▸ EXERCISE DIRECTIONS: Copy exactly the lines from the first line of the records below through the line containing "Scan all six", including both, and nothing else.

▸ RAW DATA:
★ ★ ★ ★

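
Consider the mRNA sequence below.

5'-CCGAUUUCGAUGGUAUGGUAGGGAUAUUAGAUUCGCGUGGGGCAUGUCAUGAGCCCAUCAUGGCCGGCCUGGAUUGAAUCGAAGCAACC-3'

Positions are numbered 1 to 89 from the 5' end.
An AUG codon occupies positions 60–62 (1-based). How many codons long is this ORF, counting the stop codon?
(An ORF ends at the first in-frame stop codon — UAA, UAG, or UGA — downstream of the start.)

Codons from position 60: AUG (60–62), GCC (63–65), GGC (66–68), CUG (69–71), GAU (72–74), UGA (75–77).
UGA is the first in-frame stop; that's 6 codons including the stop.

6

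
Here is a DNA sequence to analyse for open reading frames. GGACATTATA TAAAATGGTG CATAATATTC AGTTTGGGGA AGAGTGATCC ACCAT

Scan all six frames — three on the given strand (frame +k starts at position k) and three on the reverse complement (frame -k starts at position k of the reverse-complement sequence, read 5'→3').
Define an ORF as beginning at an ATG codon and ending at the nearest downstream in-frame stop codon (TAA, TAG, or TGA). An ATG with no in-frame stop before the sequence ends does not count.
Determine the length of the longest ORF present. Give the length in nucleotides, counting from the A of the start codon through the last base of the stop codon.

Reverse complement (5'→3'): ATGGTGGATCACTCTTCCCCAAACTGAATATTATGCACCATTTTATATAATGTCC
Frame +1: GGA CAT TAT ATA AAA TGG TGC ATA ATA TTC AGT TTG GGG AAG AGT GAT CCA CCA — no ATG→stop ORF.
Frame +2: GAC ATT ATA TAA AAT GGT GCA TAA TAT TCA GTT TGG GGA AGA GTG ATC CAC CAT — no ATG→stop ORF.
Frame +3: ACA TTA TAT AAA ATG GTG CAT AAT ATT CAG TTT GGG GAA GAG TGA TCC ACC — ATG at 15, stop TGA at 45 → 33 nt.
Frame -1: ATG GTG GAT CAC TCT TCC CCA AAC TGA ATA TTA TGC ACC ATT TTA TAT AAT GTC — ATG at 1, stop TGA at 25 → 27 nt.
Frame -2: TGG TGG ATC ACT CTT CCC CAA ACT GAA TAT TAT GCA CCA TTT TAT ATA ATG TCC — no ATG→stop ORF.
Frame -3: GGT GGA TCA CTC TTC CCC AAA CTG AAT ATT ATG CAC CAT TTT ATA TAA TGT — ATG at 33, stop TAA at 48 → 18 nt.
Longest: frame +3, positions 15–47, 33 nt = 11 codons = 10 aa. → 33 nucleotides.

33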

★ ★ ★ ★

▸ ANSWER TO THE EXERCISE:
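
Consider the mRNA sequence below.

5'-CCGAUUUCGAUGGUAUGGUAGGGAUAUUAGAUUCGCGUGGGGCAUGUCAUGAGCCCAUCAUGGCCGGCCUGGAUUGAAUCGAAGCAACC-3'

Positions are numbered 1 to 89 from the 5' end.
An AUG codon occupies positions 60–62 (1-based). How many codons long is this ORF, counting the stop codon?
(An ORF ends at the first in-frame stop codon — UAA, UAG, or UGA — downstream of the start.)

Codons from position 60: AUG (60–62), GCC (63–65), GGC (66–68), CUG (69–71), GAU (72–74), UGA (75–77).
UGA is the first in-frame stop; that's 6 codons including the stop.

6

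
Here is a DNA sequence to analyse for open reading frames. GGACATTATA TAAAATGGTG CATAATATTC AGTTTGGGGA AGAGTGATCC ACCAT

Scan all six frames — three on the given strand (frame +k starts at position k) and three on the reverse complement (frame -k starts at position k of the reverse-complement sequence, read 5'→3').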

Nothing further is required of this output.